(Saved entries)
-*-
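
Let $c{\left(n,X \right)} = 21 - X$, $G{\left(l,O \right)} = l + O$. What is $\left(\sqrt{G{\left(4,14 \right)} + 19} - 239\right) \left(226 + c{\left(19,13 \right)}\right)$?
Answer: $-55926 + 234 \sqrt{37} \approx -54503.0$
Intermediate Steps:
$G{\left(l,O \right)} = O + l$
$\left(\sqrt{G{\left(4,14 \right)} + 19} - 239\right) \left(226 + c{\left(19,13 \right)}\right) = \left(\sqrt{\left(14 + 4\right) + 19} - 239\right) \left(226 + \left(21 - 13\right)\right) = \left(\sqrt{18 + 19} - 239\right) \left(226 + \left(21 - 13\right)\right) = \left(\sqrt{37} - 239\right) \left(226 + 8\right) = \left(-239 + \sqrt{37}\right) 234 = -55926 + 234 \sqrt{37}$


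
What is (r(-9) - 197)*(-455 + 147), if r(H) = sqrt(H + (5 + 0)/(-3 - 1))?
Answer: 60676 - 154*I*sqrt(41) ≈ 60676.0 - 986.08*I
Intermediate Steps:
r(H) = sqrt(-5/4 + H) (r(H) = sqrt(H + 5/(-4)) = sqrt(H + 5*(-1/4)) = sqrt(H - 5/4) = sqrt(-5/4 + H))
(r(-9) - 197)*(-455 + 147) = (sqrt(-5 + 4*(-9))/2 - 197)*(-455 + 147) = (sqrt(-5 - 36)/2 - 197)*(-308) = (sqrt(-41)/2 - 197)*(-308) = ((I*sqrt(41))/2 - 197)*(-308) = (I*sqrt(41)/2 - 197)*(-308) = (-197 + I*sqrt(41)/2)*(-308) = 60676 - 154*I*sqrt(41)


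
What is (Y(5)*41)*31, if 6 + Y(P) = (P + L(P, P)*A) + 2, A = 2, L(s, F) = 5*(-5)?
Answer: -62279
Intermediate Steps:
L(s, F) = -25
Y(P) = -54 + P (Y(P) = -6 + ((P - 25*2) + 2) = -6 + ((P - 50) + 2) = -6 + ((-50 + P) + 2) = -6 + (-48 + P) = -54 + P)
(Y(5)*41)*31 = ((-54 + 5)*41)*31 = -49*41*31 = -2009*31 = -62279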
-*-
▶ **Work order**
The full set of entries should be copied out exactly as given.

▶ **Answer to this exercise**
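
Let $c{\left(n,X \right)} = 21 - X$, $G{\left(l,O \right)} = l + O$. What is $\left(\sqrt{G{\left(4,14 \right)} + 19} - 239\right) \left(226 + c{\left(19,13 \right)}\right)$?
Answer: $-55926 + 234 \sqrt{37} \approx -54503.0$
Intermediate Steps:
$G{\left(l,O \right)} = O + l$
$\left(\sqrt{G{\left(4,14 \right)} + 19} - 239\right) \left(226 + c{\left(19,13 \right)}\right) = \left(\sqrt{\left(14 + 4\right) + 19} - 239\right) \left(226 + \left(21 - 13\right)\right) = \left(\sqrt{18 + 19} - 239\right) \left(226 + \left(21 - 13\right)\right) = \left(\sqrt{37} - 239\right) \left(226 + 8\right) = \left(-239 + \sqrt{37}\right) 234 = -55926 + 234 \sqrt{37}$


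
What is (r(-9) - 197)*(-455 + 147), if r(H) = sqrt(H + (5 + 0)/(-3 - 1))?
Answer: 60676 - 154*I*sqrt(41) ≈ 60676.0 - 986.08*I
Intermediate Steps:
r(H) = sqrt(-5/4 + H) (r(H) = sqrt(H + 5/(-4)) = sqrt(H + 5*(-1/4)) = sqrt(H - 5/4) = sqrt(-5/4 + H))
(r(-9) - 197)*(-455 + 147) = (sqrt(-5 + 4*(-9))/2 - 197)*(-455 + 147) = (sqrt(-5 - 36)/2 - 197)*(-308) = (sqrt(-41)/2 - 197)*(-308) = ((I*sqrt(41))/2 - 197)*(-308) = (I*sqrt(41)/2 - 197)*(-308) = (-197 + I*sqrt(41)/2)*(-308) = 60676 - 154*I*sqrt(41)


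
What is (Y(5)*41)*31, if 6 + Y(P) = (P + L(P, P)*A) + 2, A = 2, L(s, F) = 5*(-5)?
Answer: -62279
Intermediate Steps:
L(s, F) = -25
Y(P) = -54 + P (Y(P) = -6 + ((P - 25*2) + 2) = -6 + ((P - 50) + 2) = -6 + ((-50 + P) + 2) = -6 + (-48 + P) = -54 + P)
(Y(5)*41)*31 = ((-54 + 5)*41)*31 = -49*41*31 = -2009*31 = -62279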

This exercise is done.